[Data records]
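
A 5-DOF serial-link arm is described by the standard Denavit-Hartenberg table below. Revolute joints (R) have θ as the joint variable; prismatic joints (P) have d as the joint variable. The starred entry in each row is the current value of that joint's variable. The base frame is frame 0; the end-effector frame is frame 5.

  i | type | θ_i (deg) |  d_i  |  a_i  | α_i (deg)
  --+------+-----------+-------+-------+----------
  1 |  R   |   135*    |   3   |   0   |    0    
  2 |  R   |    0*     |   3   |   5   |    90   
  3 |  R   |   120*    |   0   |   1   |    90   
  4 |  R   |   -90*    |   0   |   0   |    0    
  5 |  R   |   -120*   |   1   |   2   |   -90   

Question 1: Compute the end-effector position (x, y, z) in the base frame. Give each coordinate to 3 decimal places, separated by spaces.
after link 1: o_1 = (0.0000, 0.0000, 3.0000)
after link 2: o_2 = (-3.5355, 3.5355, 6.0000)
after link 3: o_3 = (-3.1820, 3.1820, 6.8660)
after link 4: o_4 = (-3.1820, 3.1820, 6.8660)
after link 5: o_5 = (-3.6996, 5.1138, 5.8660)

-3.700 5.114 5.866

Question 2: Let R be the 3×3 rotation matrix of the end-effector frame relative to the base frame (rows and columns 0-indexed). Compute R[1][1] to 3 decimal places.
-0.612

End-effector y-axis (col 1 of R) = (0.6124,-0.6124,-0.5000)
R[1][1] = -0.6124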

__GOAL OF THE EXERCISE__: Output the records once more, exactly as they stand.

__SOLUTION FOR THIS PROBLEM__:
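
A 5-DOF serial-link arm is described by the standard Denavit-Hartenberg table below. Revolute joints (R) have θ as the joint variable; prismatic joints (P) have d as the joint variable. The starred entry in each row is the current value of that joint's variable. The base frame is frame 0; the end-effector frame is frame 5.

  i | type | θ_i (deg) |  d_i  |  a_i  | α_i (deg)
  --+------+-----------+-------+-------+----------
  1 |  R   |   135*    |   3   |   0   |    0    
  2 |  R   |    0*     |   3   |   5   |    90   
  3 |  R   |   120*    |   0   |   1   |    90   
  4 |  R   |   -90*    |   0   |   0   |    0    
  5 |  R   |   -120*   |   1   |   2   |   -90   

Question 1: Compute the end-effector position (x, y, z) in the base frame. Give each coordinate to 3 decimal places, separated by spaces.
after link 1: o_1 = (0.0000, 0.0000, 3.0000)
after link 2: o_2 = (-3.5355, 3.5355, 6.0000)
after link 3: o_3 = (-3.1820, 3.1820, 6.8660)
after link 4: o_4 = (-3.1820, 3.1820, 6.8660)
after link 5: o_5 = (-3.6996, 5.1138, 5.8660)

-3.700 5.114 5.866

Question 2: Let R be the 3×3 rotation matrix of the end-effector frame relative to the base frame (rows and columns 0-indexed). Compute R[1][1] to 3 decimal places.
-0.612

End-effector y-axis (col 1 of R) = (0.6124,-0.6124,-0.5000)
R[1][1] = -0.6124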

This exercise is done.